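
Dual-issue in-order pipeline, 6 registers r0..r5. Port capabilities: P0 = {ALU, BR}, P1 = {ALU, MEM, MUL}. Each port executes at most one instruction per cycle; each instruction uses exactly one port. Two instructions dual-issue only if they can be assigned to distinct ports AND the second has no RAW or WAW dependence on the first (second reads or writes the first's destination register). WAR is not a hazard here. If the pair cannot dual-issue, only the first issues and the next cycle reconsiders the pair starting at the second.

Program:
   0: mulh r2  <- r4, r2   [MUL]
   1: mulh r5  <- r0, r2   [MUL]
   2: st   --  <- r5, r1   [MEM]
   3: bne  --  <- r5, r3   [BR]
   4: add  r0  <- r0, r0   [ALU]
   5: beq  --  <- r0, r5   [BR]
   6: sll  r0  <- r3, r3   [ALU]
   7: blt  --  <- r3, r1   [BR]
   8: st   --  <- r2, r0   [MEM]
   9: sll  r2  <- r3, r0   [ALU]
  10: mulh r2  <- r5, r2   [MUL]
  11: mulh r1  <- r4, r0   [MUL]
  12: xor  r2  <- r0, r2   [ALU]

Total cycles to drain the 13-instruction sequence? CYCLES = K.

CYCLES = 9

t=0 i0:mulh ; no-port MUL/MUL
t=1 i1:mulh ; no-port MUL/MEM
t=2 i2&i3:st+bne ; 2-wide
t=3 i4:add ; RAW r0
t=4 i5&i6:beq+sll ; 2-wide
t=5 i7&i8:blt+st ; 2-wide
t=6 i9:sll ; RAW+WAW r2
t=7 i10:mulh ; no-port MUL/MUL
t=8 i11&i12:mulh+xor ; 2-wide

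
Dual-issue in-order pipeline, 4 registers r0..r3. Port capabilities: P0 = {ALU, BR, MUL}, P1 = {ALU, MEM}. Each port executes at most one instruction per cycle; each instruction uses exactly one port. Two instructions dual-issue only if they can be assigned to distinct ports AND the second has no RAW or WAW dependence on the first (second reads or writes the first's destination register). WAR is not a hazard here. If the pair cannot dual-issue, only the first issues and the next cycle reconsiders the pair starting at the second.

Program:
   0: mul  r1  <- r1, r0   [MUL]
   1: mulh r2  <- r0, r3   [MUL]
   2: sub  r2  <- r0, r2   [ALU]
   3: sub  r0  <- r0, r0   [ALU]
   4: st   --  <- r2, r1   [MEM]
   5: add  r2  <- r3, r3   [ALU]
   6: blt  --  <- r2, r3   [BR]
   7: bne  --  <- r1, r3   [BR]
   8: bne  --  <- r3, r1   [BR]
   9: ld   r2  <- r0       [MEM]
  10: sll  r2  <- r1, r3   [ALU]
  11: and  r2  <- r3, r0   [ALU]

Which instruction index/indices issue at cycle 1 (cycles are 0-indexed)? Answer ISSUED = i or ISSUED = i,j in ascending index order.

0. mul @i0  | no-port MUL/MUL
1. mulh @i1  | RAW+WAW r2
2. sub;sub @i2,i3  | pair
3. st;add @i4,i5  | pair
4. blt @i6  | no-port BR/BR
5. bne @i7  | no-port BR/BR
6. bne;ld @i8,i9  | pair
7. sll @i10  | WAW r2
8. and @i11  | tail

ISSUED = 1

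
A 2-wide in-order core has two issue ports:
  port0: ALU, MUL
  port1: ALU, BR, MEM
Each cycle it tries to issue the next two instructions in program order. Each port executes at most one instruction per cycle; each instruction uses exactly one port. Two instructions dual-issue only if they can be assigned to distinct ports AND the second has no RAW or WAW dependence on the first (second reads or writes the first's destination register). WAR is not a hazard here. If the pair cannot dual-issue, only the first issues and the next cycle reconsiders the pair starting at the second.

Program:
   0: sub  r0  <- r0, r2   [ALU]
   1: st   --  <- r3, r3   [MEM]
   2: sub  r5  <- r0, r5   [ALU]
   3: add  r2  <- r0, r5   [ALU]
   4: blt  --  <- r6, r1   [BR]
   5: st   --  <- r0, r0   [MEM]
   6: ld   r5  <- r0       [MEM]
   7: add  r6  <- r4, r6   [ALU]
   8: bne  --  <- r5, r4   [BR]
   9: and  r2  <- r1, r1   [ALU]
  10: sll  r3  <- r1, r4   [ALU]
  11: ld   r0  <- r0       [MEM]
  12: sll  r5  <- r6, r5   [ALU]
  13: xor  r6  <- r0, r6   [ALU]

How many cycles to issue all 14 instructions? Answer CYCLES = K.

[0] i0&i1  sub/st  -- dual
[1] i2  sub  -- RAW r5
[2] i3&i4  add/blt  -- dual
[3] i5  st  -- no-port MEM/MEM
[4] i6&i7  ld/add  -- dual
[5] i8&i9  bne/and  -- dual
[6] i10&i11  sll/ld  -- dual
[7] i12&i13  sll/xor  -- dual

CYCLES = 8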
#####
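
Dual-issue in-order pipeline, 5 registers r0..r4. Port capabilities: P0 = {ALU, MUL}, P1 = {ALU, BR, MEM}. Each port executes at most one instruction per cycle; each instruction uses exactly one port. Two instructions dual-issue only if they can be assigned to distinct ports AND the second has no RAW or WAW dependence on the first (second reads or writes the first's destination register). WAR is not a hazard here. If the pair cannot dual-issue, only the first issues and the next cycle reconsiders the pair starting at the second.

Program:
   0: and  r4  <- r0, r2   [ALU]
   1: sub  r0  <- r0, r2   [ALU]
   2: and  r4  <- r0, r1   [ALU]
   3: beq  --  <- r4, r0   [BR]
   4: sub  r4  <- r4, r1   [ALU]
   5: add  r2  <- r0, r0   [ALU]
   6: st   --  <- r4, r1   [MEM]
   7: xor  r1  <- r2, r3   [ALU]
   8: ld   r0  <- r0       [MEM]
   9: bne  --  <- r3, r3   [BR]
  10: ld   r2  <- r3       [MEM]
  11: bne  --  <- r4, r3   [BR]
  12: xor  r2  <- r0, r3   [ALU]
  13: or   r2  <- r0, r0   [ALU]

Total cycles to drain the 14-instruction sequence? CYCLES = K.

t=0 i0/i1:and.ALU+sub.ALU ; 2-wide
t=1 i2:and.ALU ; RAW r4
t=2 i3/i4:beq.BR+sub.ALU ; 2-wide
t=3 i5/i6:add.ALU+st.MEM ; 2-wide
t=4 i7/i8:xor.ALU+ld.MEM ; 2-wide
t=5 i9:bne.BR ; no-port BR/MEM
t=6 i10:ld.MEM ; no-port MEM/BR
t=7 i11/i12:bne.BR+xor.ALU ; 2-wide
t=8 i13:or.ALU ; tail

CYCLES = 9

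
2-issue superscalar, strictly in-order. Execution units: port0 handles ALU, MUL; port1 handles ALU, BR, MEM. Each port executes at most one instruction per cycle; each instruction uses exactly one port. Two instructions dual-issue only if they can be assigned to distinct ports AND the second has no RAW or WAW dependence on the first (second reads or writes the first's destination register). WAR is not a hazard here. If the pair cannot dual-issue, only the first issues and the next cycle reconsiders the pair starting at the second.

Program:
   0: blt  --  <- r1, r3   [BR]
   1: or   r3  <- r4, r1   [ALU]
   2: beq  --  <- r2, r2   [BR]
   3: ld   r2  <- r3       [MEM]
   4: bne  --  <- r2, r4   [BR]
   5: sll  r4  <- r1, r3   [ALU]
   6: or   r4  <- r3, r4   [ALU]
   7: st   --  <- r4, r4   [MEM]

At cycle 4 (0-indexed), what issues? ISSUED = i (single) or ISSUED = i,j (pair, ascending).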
#####
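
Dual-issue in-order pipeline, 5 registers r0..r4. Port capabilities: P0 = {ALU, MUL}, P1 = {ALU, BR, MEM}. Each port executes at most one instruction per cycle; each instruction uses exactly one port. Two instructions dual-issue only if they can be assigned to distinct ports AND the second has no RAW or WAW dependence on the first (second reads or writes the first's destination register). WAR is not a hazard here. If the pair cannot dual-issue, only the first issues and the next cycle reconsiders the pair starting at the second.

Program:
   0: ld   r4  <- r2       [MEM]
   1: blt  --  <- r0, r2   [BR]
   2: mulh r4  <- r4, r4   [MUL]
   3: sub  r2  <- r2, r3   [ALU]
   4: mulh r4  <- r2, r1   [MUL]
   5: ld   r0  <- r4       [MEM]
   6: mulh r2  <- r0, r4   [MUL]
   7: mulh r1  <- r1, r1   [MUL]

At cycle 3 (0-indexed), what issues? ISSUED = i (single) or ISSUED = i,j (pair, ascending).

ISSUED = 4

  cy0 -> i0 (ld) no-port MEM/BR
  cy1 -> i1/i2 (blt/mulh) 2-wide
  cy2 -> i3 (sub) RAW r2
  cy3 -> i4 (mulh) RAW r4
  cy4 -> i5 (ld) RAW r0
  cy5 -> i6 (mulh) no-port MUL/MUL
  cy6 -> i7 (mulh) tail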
#####
** Exercise brief **
Going through the data above, return each line with the word "pipeline".

** Solved problem **
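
Dual-issue in-order pipeline, 6 registers r0..r5. Port capabilities: P0 = {ALU, BR}, P1 = {ALU, MEM, MUL}. Each port executes at most one instruction per cycle; each instruction uses exactly one port. Two instructions dual-issue only if they can be assigned to distinct ports AND the second has no RAW or WAW dependence on the first (second reads or writes the first's destination register). WAR is not a hazard here. If the pair cannot dual-issue, only the first issues and the next cycle reconsiders the pair starting at the second.
Dual-issue in-order pipeline, 4 registers r0..r3. Port capabilities: P0 = {ALU, BR, MUL}, P1 = {ALU, MEM}. Each port executes at most one instruction per cycle; each instruction uses exactly one port. Two instructions dual-issue only if they can be assigned to distinct ports AND the second has no RAW or WAW dependence on the first (second reads or writes the first's destination register). WAR is not a hazard here. If the pair cannot dual-issue, only the first issues and the next cycle reconsiders the pair starting at the second.
Dual-issue in-order pipeline, 5 registers r0..r4. Port capabilities: P0 = {ALU, MUL}, P1 = {ALU, BR, MEM}. Each port executes at most one instruction per cycle; each instruction uses exactly one port. Two instructions dual-issue only if they can be assigned to distinct ports AND the second has no RAW or WAW dependence on the first (second reads or writes the first's destination register). WAR is not a hazard here. If the pair cannot dual-issue, only the first issues and the next cycle reconsiders the pair starting at the second.
Dual-issue in-order pipeline, 5 registers r0..r4. Port capabilities: P0 = {ALU, MUL}, P1 = {ALU, BR, MEM}. Each port executes at most one instruction per cycle; each instruction uses exactly one port. Two instructions dual-issue only if they can be assigned to distinct ports AND the second has no RAW or WAW dependence on the first (second reads or writes the first's destination register). WAR is not a hazard here. If the pair cannot dual-issue, only the first issues and the next cycle reconsiders the pair starting at the second.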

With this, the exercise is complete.